- TRY IT -
The line containing "Can the octahedral complex [NiCl2(H2O)2(NCS)F]2- exhibit" and every line after it, through the end of the records below: repeat them exactly, nothing more.

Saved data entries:
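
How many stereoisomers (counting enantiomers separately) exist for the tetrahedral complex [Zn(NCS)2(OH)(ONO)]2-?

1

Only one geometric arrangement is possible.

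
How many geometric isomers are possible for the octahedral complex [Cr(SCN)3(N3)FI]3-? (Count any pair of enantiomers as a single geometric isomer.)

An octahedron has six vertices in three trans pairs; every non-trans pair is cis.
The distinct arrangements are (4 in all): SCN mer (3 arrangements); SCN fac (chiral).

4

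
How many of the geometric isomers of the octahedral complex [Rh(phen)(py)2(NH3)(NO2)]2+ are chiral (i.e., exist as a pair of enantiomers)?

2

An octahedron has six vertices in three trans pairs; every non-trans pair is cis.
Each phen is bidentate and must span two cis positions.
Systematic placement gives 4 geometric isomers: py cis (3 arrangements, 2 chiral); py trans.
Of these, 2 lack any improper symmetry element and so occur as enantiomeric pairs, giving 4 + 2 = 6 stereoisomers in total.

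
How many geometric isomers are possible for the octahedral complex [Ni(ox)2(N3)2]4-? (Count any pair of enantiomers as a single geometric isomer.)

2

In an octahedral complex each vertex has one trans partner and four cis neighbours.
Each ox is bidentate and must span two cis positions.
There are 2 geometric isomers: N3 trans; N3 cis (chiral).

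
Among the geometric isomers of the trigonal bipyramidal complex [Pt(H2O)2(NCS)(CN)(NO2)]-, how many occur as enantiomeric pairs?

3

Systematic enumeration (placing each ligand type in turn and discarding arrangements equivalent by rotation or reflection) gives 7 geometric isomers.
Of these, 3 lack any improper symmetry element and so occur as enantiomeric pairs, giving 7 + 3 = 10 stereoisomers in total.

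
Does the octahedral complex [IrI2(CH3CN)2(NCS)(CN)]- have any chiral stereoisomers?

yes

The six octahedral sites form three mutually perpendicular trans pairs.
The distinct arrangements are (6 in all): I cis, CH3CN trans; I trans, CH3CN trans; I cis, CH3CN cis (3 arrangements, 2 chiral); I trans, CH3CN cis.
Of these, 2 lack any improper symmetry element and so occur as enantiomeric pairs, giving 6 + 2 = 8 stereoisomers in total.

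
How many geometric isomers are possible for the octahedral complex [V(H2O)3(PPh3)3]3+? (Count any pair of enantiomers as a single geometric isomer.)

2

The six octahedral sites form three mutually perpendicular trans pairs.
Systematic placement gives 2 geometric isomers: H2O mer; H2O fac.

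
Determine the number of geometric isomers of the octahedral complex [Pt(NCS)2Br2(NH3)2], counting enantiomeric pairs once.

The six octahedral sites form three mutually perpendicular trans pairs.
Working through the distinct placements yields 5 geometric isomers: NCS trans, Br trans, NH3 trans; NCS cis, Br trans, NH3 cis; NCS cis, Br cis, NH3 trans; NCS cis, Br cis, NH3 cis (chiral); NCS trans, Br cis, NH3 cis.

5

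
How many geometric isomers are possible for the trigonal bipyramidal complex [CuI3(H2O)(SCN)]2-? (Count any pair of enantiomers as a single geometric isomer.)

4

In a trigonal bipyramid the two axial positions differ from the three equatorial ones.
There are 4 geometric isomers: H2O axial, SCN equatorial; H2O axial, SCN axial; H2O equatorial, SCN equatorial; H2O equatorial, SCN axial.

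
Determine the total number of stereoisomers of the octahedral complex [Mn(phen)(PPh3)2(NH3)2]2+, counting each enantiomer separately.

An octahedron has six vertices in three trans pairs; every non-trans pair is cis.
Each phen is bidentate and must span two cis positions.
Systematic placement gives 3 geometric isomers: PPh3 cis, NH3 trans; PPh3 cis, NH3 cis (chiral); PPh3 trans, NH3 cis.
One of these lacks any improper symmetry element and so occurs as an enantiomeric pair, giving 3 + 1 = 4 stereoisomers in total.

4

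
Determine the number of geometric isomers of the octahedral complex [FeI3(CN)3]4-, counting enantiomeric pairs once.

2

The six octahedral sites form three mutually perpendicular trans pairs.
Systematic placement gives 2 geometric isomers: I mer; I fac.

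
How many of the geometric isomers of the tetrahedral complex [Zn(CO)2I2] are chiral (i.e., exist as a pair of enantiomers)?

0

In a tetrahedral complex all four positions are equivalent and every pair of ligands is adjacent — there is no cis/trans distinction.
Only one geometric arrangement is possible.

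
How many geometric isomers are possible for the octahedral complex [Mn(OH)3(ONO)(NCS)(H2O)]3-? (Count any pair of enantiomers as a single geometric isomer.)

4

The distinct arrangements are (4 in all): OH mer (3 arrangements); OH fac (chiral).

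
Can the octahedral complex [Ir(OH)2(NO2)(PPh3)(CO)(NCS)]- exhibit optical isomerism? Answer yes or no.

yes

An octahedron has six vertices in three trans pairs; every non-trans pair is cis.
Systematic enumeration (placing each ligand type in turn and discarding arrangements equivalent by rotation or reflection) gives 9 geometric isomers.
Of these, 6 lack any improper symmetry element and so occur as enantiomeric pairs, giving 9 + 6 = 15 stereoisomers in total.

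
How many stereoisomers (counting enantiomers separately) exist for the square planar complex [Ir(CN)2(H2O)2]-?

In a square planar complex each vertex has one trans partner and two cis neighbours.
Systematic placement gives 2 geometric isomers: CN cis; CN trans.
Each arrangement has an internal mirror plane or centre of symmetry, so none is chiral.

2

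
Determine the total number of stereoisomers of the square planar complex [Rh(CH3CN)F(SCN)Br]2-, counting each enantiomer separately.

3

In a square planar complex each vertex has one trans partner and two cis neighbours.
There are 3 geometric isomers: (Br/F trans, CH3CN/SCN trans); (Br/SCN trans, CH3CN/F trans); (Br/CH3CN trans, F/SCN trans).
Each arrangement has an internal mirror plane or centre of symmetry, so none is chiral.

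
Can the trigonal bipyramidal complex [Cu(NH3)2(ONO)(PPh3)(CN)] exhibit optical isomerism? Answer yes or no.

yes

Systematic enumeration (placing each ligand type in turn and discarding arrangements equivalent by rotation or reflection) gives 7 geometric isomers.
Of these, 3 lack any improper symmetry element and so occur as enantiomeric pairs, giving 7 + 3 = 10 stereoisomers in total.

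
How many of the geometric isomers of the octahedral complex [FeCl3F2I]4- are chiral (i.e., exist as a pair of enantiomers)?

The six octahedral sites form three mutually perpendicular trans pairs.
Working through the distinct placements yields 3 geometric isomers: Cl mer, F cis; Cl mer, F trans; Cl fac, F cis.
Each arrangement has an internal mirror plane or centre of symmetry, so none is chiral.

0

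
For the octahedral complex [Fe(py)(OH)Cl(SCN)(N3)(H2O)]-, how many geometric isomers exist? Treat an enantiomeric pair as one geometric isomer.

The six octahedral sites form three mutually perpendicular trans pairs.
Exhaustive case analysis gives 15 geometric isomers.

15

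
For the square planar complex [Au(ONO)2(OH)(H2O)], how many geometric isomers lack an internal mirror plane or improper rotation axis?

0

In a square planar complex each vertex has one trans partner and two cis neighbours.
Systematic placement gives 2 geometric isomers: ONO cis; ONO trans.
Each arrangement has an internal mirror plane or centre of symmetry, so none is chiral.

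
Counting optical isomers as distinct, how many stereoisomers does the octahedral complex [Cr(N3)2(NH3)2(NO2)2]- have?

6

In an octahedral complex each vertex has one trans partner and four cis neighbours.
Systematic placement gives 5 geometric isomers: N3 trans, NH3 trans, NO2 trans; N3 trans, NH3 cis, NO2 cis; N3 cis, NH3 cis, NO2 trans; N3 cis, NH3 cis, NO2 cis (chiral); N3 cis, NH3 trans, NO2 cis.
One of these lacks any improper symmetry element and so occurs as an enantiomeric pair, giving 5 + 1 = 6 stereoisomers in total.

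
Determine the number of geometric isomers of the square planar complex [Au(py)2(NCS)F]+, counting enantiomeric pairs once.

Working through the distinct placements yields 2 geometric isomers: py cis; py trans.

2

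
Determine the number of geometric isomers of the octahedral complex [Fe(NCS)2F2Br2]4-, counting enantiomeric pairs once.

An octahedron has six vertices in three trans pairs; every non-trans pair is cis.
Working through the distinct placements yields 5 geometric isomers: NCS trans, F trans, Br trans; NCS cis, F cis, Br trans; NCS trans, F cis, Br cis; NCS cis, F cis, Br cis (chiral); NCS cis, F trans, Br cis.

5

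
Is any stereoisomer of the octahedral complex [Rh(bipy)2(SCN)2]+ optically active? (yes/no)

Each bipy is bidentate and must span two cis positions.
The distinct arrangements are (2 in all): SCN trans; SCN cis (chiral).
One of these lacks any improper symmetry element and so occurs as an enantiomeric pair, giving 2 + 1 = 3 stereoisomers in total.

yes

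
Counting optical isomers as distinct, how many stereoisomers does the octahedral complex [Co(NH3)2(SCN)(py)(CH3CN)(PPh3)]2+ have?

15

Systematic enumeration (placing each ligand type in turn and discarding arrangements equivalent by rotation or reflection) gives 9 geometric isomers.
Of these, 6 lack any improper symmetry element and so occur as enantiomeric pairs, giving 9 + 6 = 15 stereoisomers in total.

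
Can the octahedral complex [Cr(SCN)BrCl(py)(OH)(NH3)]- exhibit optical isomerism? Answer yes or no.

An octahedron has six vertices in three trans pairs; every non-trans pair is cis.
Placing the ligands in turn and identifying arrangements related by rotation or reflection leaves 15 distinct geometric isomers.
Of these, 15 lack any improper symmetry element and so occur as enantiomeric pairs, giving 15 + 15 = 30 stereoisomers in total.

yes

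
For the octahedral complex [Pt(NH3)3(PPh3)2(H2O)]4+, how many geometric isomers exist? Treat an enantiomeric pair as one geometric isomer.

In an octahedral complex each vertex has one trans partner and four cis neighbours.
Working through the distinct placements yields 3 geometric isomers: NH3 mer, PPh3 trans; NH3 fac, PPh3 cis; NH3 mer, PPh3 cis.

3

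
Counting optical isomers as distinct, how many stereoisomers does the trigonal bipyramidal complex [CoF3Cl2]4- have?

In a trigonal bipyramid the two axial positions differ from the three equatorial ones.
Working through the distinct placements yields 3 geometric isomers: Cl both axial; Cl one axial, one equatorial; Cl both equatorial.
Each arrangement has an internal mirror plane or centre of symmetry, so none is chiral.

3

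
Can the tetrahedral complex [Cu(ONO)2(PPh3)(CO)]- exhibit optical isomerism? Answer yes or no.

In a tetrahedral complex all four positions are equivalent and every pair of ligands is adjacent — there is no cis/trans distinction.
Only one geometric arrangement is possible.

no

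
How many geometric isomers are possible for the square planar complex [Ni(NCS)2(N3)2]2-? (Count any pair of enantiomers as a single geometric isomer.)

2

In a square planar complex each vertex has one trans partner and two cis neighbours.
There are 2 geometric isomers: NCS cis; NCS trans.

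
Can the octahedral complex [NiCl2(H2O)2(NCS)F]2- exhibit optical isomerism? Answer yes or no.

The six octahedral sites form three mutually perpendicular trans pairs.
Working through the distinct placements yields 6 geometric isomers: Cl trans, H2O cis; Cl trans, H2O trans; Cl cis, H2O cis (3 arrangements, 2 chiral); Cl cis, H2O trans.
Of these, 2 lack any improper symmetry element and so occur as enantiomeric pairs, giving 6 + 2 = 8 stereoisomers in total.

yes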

- ANSWER BOX -
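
Can the octahedral complex [NiCl2(H2O)2(NCS)F]2- exhibit optical isomerism? Answer yes or no.

The six octahedral sites form three mutually perpendicular trans pairs.
Working through the distinct placements yields 6 geometric isomers: Cl trans, H2O cis; Cl trans, H2O trans; Cl cis, H2O cis (3 arrangements, 2 chiral); Cl cis, H2O trans.
Of these, 2 lack any improper symmetry element and so occur as enantiomeric pairs, giving 6 + 2 = 8 stereoisomers in total.

yes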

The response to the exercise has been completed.